[RECORDS FOR PROCESSING]
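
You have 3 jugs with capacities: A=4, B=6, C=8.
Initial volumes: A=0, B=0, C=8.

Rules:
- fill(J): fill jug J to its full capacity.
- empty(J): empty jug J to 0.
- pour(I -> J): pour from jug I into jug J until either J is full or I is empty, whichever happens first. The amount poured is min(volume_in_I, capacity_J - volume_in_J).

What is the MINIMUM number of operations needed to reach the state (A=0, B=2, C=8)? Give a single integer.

BFS from (A=0, B=0, C=8). One shortest path:
  1. fill(B) -> (A=0 B=6 C=8)
  2. pour(B -> A) -> (A=4 B=2 C=8)
  3. empty(A) -> (A=0 B=2 C=8)
Reached target in 3 moves.

Answer: 3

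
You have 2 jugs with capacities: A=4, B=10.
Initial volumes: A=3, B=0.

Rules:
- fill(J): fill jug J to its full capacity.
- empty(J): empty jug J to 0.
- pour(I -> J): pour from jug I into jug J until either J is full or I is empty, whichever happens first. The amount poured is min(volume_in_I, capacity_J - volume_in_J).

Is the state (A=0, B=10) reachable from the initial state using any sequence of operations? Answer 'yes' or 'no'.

BFS from (A=3, B=0):
  1. empty(A) -> (A=0 B=0)
  2. fill(B) -> (A=0 B=10)
Target reached → yes.

Answer: yes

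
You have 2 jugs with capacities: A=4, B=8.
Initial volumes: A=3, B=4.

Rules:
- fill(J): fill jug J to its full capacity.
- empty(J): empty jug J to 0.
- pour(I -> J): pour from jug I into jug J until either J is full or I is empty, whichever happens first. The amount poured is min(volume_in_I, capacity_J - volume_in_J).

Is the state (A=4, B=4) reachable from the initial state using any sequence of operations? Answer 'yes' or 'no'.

BFS from (A=3, B=4):
  1. fill(A) -> (A=4 B=4)
Target reached → yes.

Answer: yes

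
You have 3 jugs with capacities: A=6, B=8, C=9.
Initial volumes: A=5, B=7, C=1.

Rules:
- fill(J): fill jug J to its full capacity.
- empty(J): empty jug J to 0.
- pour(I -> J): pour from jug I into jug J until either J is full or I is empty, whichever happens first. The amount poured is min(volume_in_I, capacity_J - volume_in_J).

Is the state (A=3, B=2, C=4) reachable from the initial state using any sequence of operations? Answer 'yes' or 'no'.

BFS explored all 351 reachable states.
Reachable set includes: (0,0,0), (0,0,1), (0,0,2), (0,0,3), (0,0,4), (0,0,5), (0,0,6), (0,0,7), (0,0,8), (0,0,9), (0,1,0), (0,1,1) ...
Target (A=3, B=2, C=4) not in reachable set → no.

Answer: no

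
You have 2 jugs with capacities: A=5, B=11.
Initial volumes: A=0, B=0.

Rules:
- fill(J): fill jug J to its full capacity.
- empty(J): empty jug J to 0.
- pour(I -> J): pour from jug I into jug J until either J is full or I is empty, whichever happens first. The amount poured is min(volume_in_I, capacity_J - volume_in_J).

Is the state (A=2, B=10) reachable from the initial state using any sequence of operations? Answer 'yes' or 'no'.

Answer: no

Derivation:
BFS explored all 32 reachable states.
Reachable set includes: (0,0), (0,1), (0,2), (0,3), (0,4), (0,5), (0,6), (0,7), (0,8), (0,9), (0,10), (0,11) ...
Target (A=2, B=10) not in reachable set → no.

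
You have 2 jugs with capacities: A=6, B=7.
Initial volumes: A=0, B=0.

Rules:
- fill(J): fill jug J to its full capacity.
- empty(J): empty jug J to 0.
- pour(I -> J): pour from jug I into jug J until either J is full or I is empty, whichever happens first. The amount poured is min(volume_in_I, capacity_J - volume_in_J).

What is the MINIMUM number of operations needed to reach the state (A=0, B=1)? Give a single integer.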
[/RECORDS FOR PROCESSING]
__WHAT TO WORK ON__: Each line of the data above must be restated word for word.

__TASK RESULT__:
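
You have 3 jugs with capacities: A=4, B=6, C=8.
Initial volumes: A=0, B=0, C=8.

Rules:
- fill(J): fill jug J to its full capacity.
- empty(J): empty jug J to 0.
- pour(I -> J): pour from jug I into jug J until either J is full or I is empty, whichever happens first. The amount poured is min(volume_in_I, capacity_J - volume_in_J).

What is the MINIMUM number of operations needed to reach the state (A=0, B=2, C=8)? Give a single integer.

BFS from (A=0, B=0, C=8). One shortest path:
  1. fill(B) -> (A=0 B=6 C=8)
  2. pour(B -> A) -> (A=4 B=2 C=8)
  3. empty(A) -> (A=0 B=2 C=8)
Reached target in 3 moves.

Answer: 3

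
You have 2 jugs with capacities: A=4, B=10.
Initial volumes: A=3, B=0.

Rules:
- fill(J): fill jug J to its full capacity.
- empty(J): empty jug J to 0.
- pour(I -> J): pour from jug I into jug J until either J is full or I is empty, whichever happens first. The amount poured is min(volume_in_I, capacity_J - volume_in_J).

Is the state (A=0, B=10) reachable from the initial state using any sequence of operations? Answer 'yes' or 'no'.

BFS from (A=3, B=0):
  1. empty(A) -> (A=0 B=0)
  2. fill(B) -> (A=0 B=10)
Target reached → yes.

Answer: yes

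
You have 2 jugs with capacities: A=4, B=8.
Initial volumes: A=3, B=4.

Rules:
- fill(J): fill jug J to its full capacity.
- empty(J): empty jug J to 0.
- pour(I -> J): pour from jug I into jug J until either J is full or I is empty, whichever happens first. The amount poured is min(volume_in_I, capacity_J - volume_in_J).

Is the state (A=4, B=4) reachable from the initial state using any sequence of operations? Answer 'yes' or 'no'.

BFS from (A=3, B=4):
  1. fill(A) -> (A=4 B=4)
Target reached → yes.

Answer: yes

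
You have 3 jugs with capacities: A=6, B=8, C=9.
Initial volumes: A=5, B=7, C=1.

Rules:
- fill(J): fill jug J to its full capacity.
- empty(J): empty jug J to 0.
- pour(I -> J): pour from jug I into jug J until either J is full or I is empty, whichever happens first. The amount poured is min(volume_in_I, capacity_J - volume_in_J).

Is the state (A=3, B=2, C=4) reachable from the initial state using any sequence of operations? Answer 'yes' or 'no'.

BFS explored all 351 reachable states.
Reachable set includes: (0,0,0), (0,0,1), (0,0,2), (0,0,3), (0,0,4), (0,0,5), (0,0,6), (0,0,7), (0,0,8), (0,0,9), (0,1,0), (0,1,1) ...
Target (A=3, B=2, C=4) not in reachable set → no.

Answer: no

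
You have 2 jugs with capacities: A=5, B=11.
Initial volumes: A=0, B=0.

Rules:
- fill(J): fill jug J to its full capacity.
- empty(J): empty jug J to 0.
- pour(I -> J): pour from jug I into jug J until either J is full or I is empty, whichever happens first. The amount poured is min(volume_in_I, capacity_J - volume_in_J).

Is the state (A=2, B=10) reachable from the initial state using any sequence of operations? Answer 'yes' or 'no'.

Answer: no

Derivation:
BFS explored all 32 reachable states.
Reachable set includes: (0,0), (0,1), (0,2), (0,3), (0,4), (0,5), (0,6), (0,7), (0,8), (0,9), (0,10), (0,11) ...
Target (A=2, B=10) not in reachable set → no.

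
You have 2 jugs with capacities: A=6, B=7.
Initial volumes: A=0, B=0.

Rules:
- fill(J): fill jug J to its full capacity.
- empty(J): empty jug J to 0.
- pour(I -> J): pour from jug I into jug J until either J is full or I is empty, whichever happens first. The amount poured is min(volume_in_I, capacity_J - volume_in_J).

What is the MINIMUM number of operations needed to reach the state (A=0, B=1)? Give a single integer.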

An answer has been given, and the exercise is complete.